* [The task]: Would you output, exactly as written, the line with "March 9, 2027" and all lines after it to the end of the data below, and no others?

* [Recorded information]:
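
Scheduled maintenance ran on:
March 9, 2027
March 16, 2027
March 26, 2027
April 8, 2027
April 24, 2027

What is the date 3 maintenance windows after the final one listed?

Gaps: 7, 10, 13, 16 days — each gap is 3 larger than the previous one.
Next gap: 19 days. April 24, 2027 + 19 days = May 13, 2027.
Next gap: 22 days. May 13, 2027 + 22 days = June 4, 2027.
Next gap: 25 days. June 4, 2027 + 25 days = June 29, 2027.

June 29, 2027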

* [Your solution]:
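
March 9, 2027
March 16, 2027
March 26, 2027
April 8, 2027
April 24, 2027

What is the date 3 maintenance windows after the final one listed?

Gaps: 7, 10, 13, 16 days — each gap is 3 larger than the previous one.
Next gap: 19 days. April 24, 2027 + 19 days = May 13, 2027.
Next gap: 22 days. May 13, 2027 + 22 days = June 4, 2027.
Next gap: 25 days. June 4, 2027 + 25 days = June 29, 2027.

June 29, 2027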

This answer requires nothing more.